DATA IN THIS EXERCISE ::
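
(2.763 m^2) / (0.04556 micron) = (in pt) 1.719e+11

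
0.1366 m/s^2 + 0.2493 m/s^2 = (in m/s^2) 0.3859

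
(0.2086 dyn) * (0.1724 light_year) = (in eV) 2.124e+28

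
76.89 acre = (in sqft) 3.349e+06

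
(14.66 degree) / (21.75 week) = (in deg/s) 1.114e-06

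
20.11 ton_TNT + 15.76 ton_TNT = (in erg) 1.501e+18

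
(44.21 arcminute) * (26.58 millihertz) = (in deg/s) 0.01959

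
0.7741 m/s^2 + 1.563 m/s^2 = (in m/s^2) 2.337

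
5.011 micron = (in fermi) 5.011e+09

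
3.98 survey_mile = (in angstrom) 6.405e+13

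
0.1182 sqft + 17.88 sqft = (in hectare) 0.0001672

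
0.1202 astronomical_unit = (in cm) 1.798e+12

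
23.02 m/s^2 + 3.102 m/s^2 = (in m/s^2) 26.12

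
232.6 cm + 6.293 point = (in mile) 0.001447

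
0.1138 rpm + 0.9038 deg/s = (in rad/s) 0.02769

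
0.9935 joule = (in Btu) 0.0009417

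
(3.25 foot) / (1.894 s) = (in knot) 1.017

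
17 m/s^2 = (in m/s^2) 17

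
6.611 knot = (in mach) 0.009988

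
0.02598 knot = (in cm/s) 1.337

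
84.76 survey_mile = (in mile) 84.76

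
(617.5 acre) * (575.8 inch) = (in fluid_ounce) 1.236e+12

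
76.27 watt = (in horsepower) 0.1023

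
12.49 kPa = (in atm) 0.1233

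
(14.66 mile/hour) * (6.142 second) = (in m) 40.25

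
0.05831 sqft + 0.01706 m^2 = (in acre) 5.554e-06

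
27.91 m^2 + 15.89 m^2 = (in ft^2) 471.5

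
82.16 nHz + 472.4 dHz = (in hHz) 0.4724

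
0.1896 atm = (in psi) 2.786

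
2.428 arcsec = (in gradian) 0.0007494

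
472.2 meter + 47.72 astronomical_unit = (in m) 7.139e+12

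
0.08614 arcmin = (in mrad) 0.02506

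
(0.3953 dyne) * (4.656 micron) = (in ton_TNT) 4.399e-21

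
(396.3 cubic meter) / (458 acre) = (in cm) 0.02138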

* * *

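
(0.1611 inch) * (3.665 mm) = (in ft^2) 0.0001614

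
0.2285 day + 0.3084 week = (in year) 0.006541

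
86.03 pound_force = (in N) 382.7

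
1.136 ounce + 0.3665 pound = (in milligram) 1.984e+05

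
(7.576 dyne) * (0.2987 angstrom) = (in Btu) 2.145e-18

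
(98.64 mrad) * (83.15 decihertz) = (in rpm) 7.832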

BRIEF ::
Take every line from the records that holds "acre" and copy it down.

SOLUTION ::
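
76.89 acre = (in sqft) 3.349e+06
(617.5 acre) * (575.8 inch) = (in fluid_ounce) 1.236e+12
0.05831 sqft + 0.01706 m^2 = (in acre) 5.554e-06
(396.3 cubic meter) / (458 acre) = (in cm) 0.02138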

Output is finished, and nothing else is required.